- **Requirement**
A stretch of the entries below is to be set down exactly, running from the line with "Consider the meromorphic" through the line with "(a) the first", both included, and no other line.

- **The data**
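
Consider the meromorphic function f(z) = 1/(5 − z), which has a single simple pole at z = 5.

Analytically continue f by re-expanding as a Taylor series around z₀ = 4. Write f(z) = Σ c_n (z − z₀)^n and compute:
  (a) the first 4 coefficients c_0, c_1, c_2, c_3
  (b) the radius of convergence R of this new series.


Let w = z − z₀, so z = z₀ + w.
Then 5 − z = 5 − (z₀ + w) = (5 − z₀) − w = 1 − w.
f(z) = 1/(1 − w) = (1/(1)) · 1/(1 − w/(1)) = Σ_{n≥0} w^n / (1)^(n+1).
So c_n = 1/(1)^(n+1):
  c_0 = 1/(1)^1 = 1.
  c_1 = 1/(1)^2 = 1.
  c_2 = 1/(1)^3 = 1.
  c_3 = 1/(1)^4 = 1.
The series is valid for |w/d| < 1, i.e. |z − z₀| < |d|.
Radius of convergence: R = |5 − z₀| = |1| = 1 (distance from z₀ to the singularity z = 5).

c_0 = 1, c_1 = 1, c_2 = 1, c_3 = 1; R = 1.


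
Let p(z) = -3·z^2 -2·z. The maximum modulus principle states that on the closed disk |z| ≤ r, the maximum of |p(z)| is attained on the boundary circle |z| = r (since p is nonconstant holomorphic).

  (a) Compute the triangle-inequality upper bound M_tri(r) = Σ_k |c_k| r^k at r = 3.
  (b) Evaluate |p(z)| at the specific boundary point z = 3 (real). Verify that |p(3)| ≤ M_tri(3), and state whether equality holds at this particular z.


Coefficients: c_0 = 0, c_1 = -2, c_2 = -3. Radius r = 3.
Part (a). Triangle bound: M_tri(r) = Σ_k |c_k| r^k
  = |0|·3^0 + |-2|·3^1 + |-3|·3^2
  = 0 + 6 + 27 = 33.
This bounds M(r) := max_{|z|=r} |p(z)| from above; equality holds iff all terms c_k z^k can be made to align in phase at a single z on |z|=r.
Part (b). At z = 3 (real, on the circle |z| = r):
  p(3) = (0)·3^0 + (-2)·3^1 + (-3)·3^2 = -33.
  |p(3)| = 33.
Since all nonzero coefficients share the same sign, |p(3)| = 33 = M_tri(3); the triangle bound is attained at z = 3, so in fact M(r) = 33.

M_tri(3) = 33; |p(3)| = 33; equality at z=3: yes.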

--

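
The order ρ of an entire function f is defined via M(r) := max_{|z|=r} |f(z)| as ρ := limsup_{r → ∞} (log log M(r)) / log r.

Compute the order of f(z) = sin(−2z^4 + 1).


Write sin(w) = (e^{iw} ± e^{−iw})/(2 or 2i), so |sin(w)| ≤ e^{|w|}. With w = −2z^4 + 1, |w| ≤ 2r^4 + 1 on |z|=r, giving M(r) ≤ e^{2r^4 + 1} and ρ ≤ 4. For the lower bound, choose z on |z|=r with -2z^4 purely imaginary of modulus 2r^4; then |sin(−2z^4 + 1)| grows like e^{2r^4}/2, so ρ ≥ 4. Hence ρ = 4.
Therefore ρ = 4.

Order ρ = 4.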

...

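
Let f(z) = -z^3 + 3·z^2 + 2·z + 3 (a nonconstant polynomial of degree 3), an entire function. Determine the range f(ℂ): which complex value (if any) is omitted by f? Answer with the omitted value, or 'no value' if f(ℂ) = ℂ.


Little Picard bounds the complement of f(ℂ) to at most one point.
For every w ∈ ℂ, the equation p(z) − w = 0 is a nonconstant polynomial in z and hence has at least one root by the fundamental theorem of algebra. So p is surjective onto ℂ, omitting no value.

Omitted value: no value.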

- **Answer**
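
Consider the meromorphic function f(z) = 1/(5 − z), which has a single simple pole at z = 5.

Analytically continue f by re-expanding as a Taylor series around z₀ = 4. Write f(z) = Σ c_n (z − z₀)^n and compute:
  (a) the first 4 coefficients c_0, c_1, c_2, c_3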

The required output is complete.